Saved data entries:
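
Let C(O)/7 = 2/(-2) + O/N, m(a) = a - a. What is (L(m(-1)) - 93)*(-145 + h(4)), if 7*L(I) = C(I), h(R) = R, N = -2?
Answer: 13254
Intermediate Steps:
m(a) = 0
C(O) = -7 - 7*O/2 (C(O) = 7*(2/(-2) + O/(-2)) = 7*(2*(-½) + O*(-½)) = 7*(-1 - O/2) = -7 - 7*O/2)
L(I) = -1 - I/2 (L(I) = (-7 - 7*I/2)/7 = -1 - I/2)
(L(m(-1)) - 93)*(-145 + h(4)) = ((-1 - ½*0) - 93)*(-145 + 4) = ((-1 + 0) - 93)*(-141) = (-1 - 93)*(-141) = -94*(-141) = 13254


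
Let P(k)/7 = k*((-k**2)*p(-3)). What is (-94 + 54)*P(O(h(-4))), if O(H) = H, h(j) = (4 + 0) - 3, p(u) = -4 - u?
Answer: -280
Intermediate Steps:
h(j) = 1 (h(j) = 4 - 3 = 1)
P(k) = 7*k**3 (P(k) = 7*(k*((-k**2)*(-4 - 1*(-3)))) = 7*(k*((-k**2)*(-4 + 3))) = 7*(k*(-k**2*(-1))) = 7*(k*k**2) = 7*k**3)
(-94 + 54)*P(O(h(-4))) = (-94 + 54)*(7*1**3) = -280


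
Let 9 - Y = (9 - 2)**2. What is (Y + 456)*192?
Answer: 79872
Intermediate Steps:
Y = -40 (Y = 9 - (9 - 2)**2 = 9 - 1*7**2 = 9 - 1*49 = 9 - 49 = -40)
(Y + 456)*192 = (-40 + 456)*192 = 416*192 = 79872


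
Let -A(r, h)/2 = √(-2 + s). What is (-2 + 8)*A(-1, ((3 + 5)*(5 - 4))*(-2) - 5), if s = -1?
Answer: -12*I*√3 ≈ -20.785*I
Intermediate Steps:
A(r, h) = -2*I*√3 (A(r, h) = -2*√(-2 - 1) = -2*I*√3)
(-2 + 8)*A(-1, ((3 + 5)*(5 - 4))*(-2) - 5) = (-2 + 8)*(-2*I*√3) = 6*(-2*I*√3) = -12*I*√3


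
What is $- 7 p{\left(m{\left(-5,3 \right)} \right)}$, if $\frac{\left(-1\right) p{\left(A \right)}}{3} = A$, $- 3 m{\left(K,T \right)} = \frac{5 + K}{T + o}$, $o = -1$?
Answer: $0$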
...
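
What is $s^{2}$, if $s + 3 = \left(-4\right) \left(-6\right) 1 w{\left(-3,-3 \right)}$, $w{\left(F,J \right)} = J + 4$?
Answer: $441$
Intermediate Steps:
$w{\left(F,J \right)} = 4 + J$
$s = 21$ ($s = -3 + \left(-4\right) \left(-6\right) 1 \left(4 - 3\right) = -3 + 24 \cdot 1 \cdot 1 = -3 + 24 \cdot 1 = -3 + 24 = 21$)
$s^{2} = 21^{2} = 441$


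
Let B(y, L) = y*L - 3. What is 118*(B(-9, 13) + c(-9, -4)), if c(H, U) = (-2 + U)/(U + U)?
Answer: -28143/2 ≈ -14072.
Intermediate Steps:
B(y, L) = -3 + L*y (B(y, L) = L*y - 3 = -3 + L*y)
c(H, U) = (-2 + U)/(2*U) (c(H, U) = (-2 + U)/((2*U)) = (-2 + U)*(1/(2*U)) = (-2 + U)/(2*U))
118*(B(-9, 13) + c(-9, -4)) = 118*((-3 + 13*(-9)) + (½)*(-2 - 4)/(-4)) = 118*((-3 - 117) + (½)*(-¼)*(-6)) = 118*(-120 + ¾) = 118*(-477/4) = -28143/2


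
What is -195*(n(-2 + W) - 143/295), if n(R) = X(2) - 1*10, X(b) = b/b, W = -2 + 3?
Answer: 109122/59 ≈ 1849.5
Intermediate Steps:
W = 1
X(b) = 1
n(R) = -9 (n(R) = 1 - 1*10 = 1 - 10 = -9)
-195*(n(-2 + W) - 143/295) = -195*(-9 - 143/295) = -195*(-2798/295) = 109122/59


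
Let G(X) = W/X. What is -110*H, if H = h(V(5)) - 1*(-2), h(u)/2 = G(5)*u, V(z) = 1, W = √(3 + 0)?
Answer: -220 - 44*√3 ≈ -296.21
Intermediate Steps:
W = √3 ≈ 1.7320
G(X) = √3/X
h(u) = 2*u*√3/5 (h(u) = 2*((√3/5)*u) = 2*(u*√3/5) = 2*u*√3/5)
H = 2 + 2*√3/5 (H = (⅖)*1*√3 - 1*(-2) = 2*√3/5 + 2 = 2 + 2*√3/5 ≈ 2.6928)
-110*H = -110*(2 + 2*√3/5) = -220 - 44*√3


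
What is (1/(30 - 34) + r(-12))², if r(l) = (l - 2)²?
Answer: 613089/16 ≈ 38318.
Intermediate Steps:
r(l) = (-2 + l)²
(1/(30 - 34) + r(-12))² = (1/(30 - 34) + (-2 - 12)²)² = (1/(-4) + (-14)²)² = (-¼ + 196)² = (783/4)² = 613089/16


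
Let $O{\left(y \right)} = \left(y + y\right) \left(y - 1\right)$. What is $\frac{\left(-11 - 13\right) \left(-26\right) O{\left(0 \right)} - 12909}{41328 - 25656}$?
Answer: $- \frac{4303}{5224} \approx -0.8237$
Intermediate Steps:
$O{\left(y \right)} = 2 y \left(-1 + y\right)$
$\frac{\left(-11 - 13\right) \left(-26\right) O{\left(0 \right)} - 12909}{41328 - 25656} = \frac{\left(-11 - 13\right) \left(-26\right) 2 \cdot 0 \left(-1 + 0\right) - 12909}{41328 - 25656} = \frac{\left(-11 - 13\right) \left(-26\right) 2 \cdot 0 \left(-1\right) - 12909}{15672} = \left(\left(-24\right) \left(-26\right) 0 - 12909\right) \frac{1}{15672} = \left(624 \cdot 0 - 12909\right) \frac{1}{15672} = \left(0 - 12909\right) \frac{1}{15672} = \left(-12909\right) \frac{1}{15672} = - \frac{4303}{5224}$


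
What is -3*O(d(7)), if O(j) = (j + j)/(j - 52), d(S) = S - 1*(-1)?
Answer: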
==
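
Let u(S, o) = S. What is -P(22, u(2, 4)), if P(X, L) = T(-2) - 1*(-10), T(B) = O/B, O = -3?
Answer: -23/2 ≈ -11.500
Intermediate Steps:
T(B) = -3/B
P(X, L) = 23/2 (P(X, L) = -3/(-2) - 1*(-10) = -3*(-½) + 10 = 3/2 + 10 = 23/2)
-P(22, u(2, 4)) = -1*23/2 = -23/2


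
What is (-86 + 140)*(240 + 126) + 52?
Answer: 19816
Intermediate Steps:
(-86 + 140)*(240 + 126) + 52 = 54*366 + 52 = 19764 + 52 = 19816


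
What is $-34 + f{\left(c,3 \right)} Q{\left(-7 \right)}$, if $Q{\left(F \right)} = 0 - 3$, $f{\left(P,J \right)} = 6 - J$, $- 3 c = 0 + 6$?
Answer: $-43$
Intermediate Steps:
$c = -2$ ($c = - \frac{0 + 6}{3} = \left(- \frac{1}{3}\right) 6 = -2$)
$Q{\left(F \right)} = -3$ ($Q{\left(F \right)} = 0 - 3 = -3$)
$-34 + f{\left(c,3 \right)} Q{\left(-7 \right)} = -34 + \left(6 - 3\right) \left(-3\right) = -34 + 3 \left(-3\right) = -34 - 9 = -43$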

Your task: Please give an exact copy of the entries above, from the line with "Let C(O)/7 = 2/(-2)" down to the line with "Answer: $0$", inclusive, and nothing else.

Answer:
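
Let C(O)/7 = 2/(-2) + O/N, m(a) = a - a. What is (L(m(-1)) - 93)*(-145 + h(4)), if 7*L(I) = C(I), h(R) = R, N = -2?
Answer: 13254
Intermediate Steps:
m(a) = 0
C(O) = -7 - 7*O/2 (C(O) = 7*(2/(-2) + O/(-2)) = 7*(2*(-½) + O*(-½)) = 7*(-1 - O/2) = -7 - 7*O/2)
L(I) = -1 - I/2 (L(I) = (-7 - 7*I/2)/7 = -1 - I/2)
(L(m(-1)) - 93)*(-145 + h(4)) = ((-1 - ½*0) - 93)*(-145 + 4) = ((-1 + 0) - 93)*(-141) = (-1 - 93)*(-141) = -94*(-141) = 13254


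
Let P(k)/7 = k*((-k**2)*p(-3)). What is (-94 + 54)*P(O(h(-4))), if O(H) = H, h(j) = (4 + 0) - 3, p(u) = -4 - u?
Answer: -280
Intermediate Steps:
h(j) = 1 (h(j) = 4 - 3 = 1)
P(k) = 7*k**3 (P(k) = 7*(k*((-k**2)*(-4 - 1*(-3)))) = 7*(k*((-k**2)*(-4 + 3))) = 7*(k*(-k**2*(-1))) = 7*(k*k**2) = 7*k**3)
(-94 + 54)*P(O(h(-4))) = (-94 + 54)*(7*1**3) = -280


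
Let 9 - Y = (9 - 2)**2. What is (Y + 456)*192?
Answer: 79872
Intermediate Steps:
Y = -40 (Y = 9 - (9 - 2)**2 = 9 - 1*7**2 = 9 - 1*49 = 9 - 49 = -40)
(Y + 456)*192 = (-40 + 456)*192 = 416*192 = 79872


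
Let -A(r, h)/2 = √(-2 + s). What is (-2 + 8)*A(-1, ((3 + 5)*(5 - 4))*(-2) - 5), if s = -1?
Answer: -12*I*√3 ≈ -20.785*I
Intermediate Steps:
A(r, h) = -2*I*√3 (A(r, h) = -2*√(-2 - 1) = -2*I*√3)
(-2 + 8)*A(-1, ((3 + 5)*(5 - 4))*(-2) - 5) = (-2 + 8)*(-2*I*√3) = 6*(-2*I*√3) = -12*I*√3


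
What is $- 7 p{\left(m{\left(-5,3 \right)} \right)}$, if $\frac{\left(-1\right) p{\left(A \right)}}{3} = A$, $- 3 m{\left(K,T \right)} = \frac{5 + K}{T + o}$, $o = -1$?
Answer: $0$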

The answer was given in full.